**Exercise aim:** Wherever the word "sorted" shows up in the data, report the line it sits in.

Start of Given data

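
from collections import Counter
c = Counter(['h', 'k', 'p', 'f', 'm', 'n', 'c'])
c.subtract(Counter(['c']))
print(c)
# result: Counter({'h': 1, 'k': 1, 'p': 1, 'f': 1, 'm': 1, 'n': 1, 'c': 0})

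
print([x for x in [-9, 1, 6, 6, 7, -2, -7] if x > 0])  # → [1, 6, 6, 7]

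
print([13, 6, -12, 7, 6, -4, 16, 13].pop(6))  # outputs 16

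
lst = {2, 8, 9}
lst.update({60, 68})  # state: {2, 8, 9, 60, 68}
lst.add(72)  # {2, 8, 9, 60, 68, 72}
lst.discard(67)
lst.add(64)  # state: {2, 8, 9, 60, 64, 68, 72}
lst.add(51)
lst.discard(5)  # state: {2, 8, 9, 51, 60, 64, 68, 72}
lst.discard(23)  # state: {2, 8, 9, 51, 60, 64, 68, 72}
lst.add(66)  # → {2, 8, 9, 51, 60, 64, 66, 68, 72}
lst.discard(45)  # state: {2, 8, 9, 51, 60, 64, 66, 68, 72}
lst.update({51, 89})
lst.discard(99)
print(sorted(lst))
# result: [2, 8, 9, 51, 60, 64, 66, 68, 72, 89]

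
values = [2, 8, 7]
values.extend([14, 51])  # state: [2, 8, 7, 14, 51]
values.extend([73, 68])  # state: [2, 8, 7, 14, 51, 73, 68]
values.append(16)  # [2, 8, 7, 14, 51, 73, 68, 16]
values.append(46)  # [2, 8, 7, 14, 51, 73, 68, 16, 46]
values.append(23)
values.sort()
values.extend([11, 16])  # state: [2, 7, 8, 14, 16, 23, 46, 51, 68, 73, 11, 16]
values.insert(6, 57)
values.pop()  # 16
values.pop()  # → 11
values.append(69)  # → [2, 7, 8, 14, 16, 23, 57, 46, 51, 68, 73, 69]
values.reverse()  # [69, 73, 68, 51, 46, 57, 23, 16, 14, 8, 7, 2]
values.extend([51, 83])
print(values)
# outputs [69, 73, 68, 51, 46, 57, 23, 16, 14, 8, 7, 2, 51, 83]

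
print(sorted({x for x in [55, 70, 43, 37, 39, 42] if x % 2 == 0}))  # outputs [42, 70]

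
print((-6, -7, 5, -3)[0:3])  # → (-6, -7, 5)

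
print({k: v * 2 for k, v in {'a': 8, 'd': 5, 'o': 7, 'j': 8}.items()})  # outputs {'a': 16, 'd': 10, 'o': 14, 'j': 16}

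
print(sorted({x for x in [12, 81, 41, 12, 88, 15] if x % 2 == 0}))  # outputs [12, 88]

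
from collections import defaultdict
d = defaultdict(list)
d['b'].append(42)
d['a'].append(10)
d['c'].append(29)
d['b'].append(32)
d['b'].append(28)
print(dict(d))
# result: {'b': [42, 32, 28], 'a': [10], 'c': [29]}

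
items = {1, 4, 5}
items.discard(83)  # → {1, 4, 5}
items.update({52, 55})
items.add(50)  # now {1, 4, 5, 50, 52, 55}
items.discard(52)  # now {1, 4, 5, 50, 55}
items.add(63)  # {1, 4, 5, 50, 55, 63}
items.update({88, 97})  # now {1, 4, 5, 50, 55, 63, 88, 97}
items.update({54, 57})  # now {1, 4, 5, 50, 54, 55, 57, 63, 88, 97}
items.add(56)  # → {1, 4, 5, 50, 54, 55, 56, 57, 63, 88, 97}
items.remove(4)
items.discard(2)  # {1, 5, 50, 54, 55, 56, 57, 63, 88, 97}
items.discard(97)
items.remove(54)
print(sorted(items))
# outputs [1, 5, 50, 55, 56, 57, 63, 88]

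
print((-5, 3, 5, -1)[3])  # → -1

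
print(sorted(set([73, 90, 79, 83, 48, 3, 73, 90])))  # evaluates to [3, 48, 73, 79, 83, 90]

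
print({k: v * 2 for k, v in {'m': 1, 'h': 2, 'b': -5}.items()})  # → {'m': 2, 'h': 4, 'b': -10}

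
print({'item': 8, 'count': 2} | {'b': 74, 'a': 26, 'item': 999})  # {'item': 999, 'count': 2, 'b': 74, 'a': 26}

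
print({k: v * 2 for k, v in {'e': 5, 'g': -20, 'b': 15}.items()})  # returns {'e': 10, 'g': -40, 'b': 30}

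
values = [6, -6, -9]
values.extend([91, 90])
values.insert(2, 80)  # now [6, -6, 80, -9, 91, 90]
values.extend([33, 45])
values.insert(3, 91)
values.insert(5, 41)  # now [6, -6, 80, 91, -9, 41, 91, 90, 33, 45]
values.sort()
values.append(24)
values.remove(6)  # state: [-9, -6, 33, 41, 45, 80, 90, 91, 91, 24]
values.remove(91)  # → [-9, -6, 33, 41, 45, 80, 90, 91, 24]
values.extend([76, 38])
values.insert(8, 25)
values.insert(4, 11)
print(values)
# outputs [-9, -6, 33, 41, 11, 45, 80, 90, 91, 25, 24, 76, 38]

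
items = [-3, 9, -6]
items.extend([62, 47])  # [-3, 9, -6, 62, 47]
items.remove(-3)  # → [9, -6, 62, 47]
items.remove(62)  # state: [9, -6, 47]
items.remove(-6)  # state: [9, 47]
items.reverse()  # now [47, 9]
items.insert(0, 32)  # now [32, 47, 9]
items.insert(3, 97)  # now [32, 47, 9, 97]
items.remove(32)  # [47, 9, 97]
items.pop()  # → 97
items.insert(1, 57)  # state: [47, 57, 9]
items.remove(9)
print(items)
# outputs [47, 57]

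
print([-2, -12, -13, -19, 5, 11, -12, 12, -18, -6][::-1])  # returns [-6, -18, 12, -12, 11, 5, -19, -13, -12, -2]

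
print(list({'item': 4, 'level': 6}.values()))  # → [4, 6]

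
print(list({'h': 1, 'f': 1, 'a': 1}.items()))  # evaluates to [('h', 1), ('f', 1), ('a', 1)]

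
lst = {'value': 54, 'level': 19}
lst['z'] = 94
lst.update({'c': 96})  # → {'value': 54, 'level': 19, 'z': 94, 'c': 96}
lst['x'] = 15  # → {'value': 54, 'level': 19, 'z': 94, 'c': 96, 'x': 15}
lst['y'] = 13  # {'value': 54, 'level': 19, 'z': 94, 'c': 96, 'x': 15, 'y': 13}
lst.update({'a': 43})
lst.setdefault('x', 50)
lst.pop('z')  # 94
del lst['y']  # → {'value': 54, 'level': 19, 'c': 96, 'x': 15, 'a': 43}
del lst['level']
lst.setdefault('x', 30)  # 15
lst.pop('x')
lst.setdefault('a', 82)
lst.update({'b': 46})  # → {'value': 54, 'c': 96, 'a': 43, 'b': 46}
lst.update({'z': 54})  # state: {'value': 54, 'c': 96, 'a': 43, 'b': 46, 'z': 54}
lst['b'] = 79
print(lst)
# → {'value': 54, 'c': 96, 'a': 43, 'b': 79, 'z': 54}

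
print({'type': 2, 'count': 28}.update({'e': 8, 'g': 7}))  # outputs None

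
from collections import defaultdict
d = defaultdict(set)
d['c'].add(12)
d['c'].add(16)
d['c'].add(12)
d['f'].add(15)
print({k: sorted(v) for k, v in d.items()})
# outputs {'c': [12, 16], 'f': [15]}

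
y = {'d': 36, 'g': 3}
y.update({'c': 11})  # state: {'d': 36, 'g': 3, 'c': 11}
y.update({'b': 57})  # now {'d': 36, 'g': 3, 'c': 11, 'b': 57}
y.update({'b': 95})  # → {'d': 36, 'g': 3, 'c': 11, 'b': 95}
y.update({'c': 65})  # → {'d': 36, 'g': 3, 'c': 65, 'b': 95}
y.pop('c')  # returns 65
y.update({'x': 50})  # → {'d': 36, 'g': 3, 'b': 95, 'x': 50}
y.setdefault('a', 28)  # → 28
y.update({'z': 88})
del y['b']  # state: {'d': 36, 'g': 3, 'x': 50, 'a': 28, 'z': 88}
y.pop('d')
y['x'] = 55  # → {'g': 3, 'x': 55, 'a': 28, 'z': 88}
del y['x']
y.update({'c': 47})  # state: {'g': 3, 'a': 28, 'z': 88, 'c': 47}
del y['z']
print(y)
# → {'g': 3, 'a': 28, 'c': 47}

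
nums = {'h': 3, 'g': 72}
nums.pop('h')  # 3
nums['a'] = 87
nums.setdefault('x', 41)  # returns 41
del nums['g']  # {'a': 87, 'x': 41}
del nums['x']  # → {'a': 87}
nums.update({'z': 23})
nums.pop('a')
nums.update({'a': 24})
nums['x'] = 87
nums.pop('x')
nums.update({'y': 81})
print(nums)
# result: {'z': 23, 'a': 24, 'y': 81}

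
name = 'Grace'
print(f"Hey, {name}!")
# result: Hey, Grace!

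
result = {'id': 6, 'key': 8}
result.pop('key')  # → 8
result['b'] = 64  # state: {'id': 6, 'b': 64}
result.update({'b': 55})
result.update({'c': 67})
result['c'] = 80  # {'id': 6, 'b': 55, 'c': 80}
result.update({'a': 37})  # {'id': 6, 'b': 55, 'c': 80, 'a': 37}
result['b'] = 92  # {'id': 6, 'b': 92, 'c': 80, 'a': 37}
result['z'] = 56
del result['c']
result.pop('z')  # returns 56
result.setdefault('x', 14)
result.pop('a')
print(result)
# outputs {'id': 6, 'b': 92, 'x': 14}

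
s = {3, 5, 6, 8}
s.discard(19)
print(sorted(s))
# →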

End of Given data

**Answer:**
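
print(sorted(lst))
print(sorted({x for x in [55, 70, 43, 37, 39, 42] if x % 2 == 0}))  # outputs [42, 70]
print(sorted({x for x in [12, 81, 41, 12, 88, 15] if x % 2 == 0}))  # outputs [12, 88]
print(sorted(items))
print(sorted(set([73, 90, 79, 83, 48, 3, 73, 90])))  # evaluates to [3, 48, 73, 79, 83, 90]
print({k: sorted(v) for k, v in d.items()})
print(sorted(s))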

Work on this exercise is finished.